◆ To do ◆
Could you copy every record below exactly as it stands?

Source information: Begin

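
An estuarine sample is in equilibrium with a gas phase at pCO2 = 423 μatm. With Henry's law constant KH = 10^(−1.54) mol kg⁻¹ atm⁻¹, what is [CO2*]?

[CO2*] = 12.2 μmol/kg

KH = 10^(−1.54) = 2.884×10^-2 mol kg⁻¹ atm⁻¹
[CO2*] = KH · pCO2 = 2.884×10^-2 × 423×10^-6 atm = 1.22×10^-5 mol/kg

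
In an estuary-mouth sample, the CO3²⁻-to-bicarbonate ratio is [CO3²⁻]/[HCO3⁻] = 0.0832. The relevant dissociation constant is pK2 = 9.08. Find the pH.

pH = 8.00

From K2 = [H⁺][CO3²⁻]/[HCO3⁻]:  pH = pK2 + log₁₀([CO3²⁻]/[HCO3⁻])
log₁₀(0.0832) = -1.080
pH = 9.08 + (-1.080) = 8.00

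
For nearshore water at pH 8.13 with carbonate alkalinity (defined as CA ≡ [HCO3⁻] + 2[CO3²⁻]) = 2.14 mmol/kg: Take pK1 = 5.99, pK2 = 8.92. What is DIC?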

Source information: End

◆ Reply ◆
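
An estuarine sample is in equilibrium with a gas phase at pCO2 = 423 μatm. With Henry's law constant KH = 10^(−1.54) mol kg⁻¹ atm⁻¹, what is [CO2*]?

[CO2*] = 12.2 μmol/kg

KH = 10^(−1.54) = 2.884×10^-2 mol kg⁻¹ atm⁻¹
[CO2*] = KH · pCO2 = 2.884×10^-2 × 423×10^-6 atm = 1.22×10^-5 mol/kg

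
In an estuary-mouth sample, the CO3²⁻-to-bicarbonate ratio is [CO3²⁻]/[HCO3⁻] = 0.0832. The relevant dissociation constant is pK2 = 9.08. Find the pH.

pH = 8.00

From K2 = [H⁺][CO3²⁻]/[HCO3⁻]:  pH = pK2 + log₁₀([CO3²⁻]/[HCO3⁻])
log₁₀(0.0832) = -1.080
pH = 9.08 + (-1.080) = 8.00

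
For nearshore water at pH 8.13 with carbonate alkalinity (defined as CA ≡ [HCO3⁻] + 2[CO3²⁻]) = 2.14 mmol/kg: Take pK1 = 5.99, pK2 = 8.92. What is DIC?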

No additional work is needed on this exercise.